== Task requirements ==
Return a copy of every line in the records that includes the word "granulate".

Records from a data collection:

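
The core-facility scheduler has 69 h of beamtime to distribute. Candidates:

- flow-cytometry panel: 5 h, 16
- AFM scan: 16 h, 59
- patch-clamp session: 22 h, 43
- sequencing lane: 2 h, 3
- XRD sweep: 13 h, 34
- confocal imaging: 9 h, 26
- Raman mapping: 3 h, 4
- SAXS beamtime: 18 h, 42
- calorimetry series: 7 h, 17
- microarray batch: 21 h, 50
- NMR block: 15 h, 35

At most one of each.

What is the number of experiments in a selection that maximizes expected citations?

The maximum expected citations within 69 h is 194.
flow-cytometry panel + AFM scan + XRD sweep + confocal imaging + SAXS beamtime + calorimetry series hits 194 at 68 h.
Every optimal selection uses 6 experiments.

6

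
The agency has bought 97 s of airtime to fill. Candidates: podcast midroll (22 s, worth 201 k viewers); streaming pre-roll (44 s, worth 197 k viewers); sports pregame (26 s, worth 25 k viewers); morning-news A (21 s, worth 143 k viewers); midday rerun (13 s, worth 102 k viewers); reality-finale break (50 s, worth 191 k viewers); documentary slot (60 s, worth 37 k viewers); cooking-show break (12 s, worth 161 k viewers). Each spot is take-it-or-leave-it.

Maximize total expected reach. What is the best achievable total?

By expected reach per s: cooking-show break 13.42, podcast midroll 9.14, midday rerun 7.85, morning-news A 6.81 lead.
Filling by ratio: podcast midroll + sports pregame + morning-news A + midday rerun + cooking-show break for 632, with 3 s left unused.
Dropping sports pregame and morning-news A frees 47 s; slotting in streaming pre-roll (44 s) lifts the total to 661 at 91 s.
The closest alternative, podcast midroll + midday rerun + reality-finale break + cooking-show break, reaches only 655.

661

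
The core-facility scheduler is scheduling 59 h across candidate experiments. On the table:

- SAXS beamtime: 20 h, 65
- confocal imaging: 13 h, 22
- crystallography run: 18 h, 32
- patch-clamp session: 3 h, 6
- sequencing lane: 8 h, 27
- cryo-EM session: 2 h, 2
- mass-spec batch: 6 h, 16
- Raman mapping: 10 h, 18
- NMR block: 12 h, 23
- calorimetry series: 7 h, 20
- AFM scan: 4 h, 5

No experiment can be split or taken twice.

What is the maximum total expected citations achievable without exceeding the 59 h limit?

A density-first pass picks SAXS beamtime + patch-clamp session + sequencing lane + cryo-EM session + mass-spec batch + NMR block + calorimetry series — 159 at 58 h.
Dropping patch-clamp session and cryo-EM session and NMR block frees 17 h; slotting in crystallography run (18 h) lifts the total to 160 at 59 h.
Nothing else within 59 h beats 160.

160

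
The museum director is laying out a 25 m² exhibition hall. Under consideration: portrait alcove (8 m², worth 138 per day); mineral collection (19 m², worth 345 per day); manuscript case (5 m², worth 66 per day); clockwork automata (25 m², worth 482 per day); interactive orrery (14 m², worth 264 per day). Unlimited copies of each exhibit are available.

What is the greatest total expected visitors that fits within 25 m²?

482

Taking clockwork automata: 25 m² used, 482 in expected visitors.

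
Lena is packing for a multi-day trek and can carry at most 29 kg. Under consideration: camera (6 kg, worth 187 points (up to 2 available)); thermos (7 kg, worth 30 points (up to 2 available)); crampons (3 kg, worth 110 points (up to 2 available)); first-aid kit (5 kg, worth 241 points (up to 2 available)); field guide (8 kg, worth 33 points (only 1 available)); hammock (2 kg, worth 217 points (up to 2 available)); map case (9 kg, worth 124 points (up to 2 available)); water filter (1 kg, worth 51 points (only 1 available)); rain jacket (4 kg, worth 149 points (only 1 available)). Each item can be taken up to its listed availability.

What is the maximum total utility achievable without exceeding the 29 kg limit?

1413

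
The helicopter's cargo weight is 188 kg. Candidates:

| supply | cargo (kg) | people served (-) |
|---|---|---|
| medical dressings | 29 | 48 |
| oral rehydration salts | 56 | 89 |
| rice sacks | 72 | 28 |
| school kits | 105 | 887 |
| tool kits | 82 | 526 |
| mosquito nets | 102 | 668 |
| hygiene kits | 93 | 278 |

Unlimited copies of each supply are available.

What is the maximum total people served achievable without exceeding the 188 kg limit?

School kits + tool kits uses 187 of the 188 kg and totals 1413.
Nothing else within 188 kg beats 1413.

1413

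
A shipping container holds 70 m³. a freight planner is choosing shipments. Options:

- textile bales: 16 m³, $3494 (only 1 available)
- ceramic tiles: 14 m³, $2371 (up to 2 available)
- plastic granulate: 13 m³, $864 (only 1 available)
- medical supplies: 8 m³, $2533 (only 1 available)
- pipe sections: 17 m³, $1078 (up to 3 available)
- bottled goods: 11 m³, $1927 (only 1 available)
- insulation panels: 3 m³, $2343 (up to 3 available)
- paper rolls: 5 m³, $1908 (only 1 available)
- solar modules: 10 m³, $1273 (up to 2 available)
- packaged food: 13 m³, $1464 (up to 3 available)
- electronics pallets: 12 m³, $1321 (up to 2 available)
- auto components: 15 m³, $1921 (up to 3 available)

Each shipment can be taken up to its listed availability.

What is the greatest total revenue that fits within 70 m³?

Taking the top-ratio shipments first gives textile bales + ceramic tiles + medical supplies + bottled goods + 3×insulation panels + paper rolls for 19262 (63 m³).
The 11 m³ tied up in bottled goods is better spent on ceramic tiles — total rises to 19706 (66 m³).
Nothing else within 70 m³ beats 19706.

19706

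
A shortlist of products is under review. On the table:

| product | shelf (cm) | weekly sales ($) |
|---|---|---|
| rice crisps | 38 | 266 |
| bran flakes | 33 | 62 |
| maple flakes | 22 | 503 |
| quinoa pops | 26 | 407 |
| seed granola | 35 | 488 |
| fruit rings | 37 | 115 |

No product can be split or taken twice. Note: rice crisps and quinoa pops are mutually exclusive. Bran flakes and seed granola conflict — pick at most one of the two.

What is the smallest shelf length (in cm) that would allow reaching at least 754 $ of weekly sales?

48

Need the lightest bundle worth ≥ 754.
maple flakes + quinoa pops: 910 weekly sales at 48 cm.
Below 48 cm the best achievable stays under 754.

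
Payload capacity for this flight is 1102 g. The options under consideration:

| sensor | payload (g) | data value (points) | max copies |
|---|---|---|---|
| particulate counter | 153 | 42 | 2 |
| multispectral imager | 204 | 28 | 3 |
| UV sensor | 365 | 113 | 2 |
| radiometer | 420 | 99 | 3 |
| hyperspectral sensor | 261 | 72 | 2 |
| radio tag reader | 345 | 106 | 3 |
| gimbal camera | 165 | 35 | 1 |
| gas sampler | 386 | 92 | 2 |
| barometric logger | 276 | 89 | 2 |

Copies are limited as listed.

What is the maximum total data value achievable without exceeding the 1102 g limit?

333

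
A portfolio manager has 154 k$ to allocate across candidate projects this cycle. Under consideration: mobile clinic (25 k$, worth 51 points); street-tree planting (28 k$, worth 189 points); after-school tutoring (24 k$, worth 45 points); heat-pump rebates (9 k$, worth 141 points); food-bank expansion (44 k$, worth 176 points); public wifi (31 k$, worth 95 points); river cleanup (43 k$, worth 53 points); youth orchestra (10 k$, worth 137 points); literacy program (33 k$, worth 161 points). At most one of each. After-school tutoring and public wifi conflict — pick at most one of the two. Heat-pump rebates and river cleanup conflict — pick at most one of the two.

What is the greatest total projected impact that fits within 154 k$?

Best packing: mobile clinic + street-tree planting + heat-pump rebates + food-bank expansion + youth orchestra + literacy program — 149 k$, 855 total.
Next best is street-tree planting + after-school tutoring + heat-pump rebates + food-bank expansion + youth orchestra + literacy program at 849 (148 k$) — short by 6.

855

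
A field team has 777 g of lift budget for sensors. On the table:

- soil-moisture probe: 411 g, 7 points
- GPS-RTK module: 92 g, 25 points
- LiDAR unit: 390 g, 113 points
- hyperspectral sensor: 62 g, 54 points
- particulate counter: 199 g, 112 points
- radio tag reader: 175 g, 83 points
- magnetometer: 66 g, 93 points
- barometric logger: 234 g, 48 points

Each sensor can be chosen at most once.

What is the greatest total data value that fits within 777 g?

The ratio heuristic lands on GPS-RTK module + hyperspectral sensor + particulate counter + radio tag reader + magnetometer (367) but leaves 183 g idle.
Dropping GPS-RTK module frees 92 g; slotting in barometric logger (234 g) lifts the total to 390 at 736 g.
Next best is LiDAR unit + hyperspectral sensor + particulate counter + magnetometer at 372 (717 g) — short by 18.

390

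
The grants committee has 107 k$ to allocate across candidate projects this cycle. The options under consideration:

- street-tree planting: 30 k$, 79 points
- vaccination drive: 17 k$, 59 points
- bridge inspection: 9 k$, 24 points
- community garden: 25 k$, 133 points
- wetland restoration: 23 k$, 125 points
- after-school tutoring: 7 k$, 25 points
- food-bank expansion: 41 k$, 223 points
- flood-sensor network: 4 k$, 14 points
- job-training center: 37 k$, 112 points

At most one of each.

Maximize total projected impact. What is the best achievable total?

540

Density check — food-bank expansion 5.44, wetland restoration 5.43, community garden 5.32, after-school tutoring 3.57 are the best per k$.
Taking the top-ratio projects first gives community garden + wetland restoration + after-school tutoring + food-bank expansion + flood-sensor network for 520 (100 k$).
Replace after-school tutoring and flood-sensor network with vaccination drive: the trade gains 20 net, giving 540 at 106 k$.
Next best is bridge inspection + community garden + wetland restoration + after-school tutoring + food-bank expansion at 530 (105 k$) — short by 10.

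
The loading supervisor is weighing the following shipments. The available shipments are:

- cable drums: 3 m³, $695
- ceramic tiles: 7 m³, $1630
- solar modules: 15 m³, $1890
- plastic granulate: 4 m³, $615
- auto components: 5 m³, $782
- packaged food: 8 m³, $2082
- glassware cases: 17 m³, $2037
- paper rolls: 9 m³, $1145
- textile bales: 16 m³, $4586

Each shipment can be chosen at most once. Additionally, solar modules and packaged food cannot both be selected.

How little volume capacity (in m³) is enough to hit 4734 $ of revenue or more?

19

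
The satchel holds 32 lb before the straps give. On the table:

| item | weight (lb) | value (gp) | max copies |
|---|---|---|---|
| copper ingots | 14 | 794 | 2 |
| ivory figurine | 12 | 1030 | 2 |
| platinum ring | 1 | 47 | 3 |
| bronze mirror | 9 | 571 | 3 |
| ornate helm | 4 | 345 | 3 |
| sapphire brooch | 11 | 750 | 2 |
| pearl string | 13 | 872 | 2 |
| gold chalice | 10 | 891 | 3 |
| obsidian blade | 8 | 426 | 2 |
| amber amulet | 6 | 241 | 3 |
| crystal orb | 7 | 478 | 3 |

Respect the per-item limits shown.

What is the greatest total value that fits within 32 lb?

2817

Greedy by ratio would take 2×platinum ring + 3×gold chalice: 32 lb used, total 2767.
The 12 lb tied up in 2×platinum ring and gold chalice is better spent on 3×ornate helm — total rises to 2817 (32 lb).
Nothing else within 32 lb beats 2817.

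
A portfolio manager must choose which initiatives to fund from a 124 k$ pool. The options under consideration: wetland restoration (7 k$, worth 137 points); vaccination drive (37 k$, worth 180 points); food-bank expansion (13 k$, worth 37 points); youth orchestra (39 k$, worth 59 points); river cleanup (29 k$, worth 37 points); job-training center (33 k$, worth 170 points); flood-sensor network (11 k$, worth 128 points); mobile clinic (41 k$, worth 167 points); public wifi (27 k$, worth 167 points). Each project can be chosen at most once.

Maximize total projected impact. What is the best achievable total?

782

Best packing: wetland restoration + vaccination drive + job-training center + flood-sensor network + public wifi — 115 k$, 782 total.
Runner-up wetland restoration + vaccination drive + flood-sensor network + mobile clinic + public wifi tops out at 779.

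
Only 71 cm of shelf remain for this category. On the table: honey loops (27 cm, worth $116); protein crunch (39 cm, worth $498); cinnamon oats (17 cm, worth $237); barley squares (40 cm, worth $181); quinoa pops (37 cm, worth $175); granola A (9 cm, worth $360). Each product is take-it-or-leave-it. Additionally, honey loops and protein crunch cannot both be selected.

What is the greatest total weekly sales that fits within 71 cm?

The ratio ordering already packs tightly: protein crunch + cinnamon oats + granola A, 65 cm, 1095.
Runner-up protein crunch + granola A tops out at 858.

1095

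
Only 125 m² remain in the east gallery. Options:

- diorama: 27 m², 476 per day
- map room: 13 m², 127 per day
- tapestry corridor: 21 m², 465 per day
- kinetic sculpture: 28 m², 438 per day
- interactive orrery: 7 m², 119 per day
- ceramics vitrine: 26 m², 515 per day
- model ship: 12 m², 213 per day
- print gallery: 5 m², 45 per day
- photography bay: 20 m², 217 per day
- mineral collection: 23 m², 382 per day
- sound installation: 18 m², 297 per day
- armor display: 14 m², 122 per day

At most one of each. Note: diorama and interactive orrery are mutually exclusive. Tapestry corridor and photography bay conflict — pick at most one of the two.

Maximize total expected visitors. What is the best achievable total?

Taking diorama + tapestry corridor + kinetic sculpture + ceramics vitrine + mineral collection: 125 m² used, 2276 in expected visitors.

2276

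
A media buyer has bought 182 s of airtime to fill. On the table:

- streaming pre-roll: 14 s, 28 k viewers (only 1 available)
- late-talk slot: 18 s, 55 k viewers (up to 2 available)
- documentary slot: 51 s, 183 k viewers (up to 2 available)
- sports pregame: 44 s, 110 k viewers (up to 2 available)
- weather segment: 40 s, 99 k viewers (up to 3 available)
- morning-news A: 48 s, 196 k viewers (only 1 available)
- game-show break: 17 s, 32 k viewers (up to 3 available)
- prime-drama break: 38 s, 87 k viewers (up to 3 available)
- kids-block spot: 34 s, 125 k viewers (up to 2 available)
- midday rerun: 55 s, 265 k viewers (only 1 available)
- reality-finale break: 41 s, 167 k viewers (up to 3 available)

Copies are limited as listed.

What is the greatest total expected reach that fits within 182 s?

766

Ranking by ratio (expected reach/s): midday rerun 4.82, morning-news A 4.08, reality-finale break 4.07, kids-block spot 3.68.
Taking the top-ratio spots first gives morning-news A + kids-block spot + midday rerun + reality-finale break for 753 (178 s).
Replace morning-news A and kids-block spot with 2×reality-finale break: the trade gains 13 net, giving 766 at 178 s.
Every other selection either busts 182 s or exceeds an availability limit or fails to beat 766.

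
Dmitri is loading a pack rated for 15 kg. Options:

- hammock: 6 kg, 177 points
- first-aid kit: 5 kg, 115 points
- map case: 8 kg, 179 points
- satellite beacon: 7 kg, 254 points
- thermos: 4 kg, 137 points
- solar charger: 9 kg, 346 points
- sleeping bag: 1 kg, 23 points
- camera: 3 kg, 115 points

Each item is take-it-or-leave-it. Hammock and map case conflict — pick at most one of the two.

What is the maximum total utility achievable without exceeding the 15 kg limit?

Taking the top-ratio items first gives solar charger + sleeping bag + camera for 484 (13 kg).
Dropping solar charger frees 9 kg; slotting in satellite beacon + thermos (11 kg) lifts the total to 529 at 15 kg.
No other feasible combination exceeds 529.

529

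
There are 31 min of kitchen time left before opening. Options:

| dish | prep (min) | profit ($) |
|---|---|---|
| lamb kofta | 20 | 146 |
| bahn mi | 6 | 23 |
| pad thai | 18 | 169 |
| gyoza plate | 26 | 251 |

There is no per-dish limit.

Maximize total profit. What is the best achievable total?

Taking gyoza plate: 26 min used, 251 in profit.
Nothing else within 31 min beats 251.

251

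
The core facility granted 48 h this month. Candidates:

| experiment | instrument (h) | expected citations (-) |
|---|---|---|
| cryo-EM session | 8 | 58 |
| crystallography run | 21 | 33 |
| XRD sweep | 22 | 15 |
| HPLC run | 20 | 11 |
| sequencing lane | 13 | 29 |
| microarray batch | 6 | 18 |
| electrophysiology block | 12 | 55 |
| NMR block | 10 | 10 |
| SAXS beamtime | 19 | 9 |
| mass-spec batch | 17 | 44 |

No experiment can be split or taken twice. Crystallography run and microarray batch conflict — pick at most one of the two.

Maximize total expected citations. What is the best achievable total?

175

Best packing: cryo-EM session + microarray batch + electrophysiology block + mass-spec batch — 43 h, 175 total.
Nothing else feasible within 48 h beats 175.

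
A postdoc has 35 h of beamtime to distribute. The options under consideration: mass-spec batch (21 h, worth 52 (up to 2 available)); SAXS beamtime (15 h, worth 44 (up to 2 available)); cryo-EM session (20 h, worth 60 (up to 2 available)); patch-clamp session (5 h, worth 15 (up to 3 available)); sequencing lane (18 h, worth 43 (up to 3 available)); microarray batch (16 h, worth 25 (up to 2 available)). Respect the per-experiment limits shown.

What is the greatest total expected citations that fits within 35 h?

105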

== Result for this exercise ==
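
- plastic granulate: 13 m³, $864 (only 1 available)
- plastic granulate: 4 m³, $615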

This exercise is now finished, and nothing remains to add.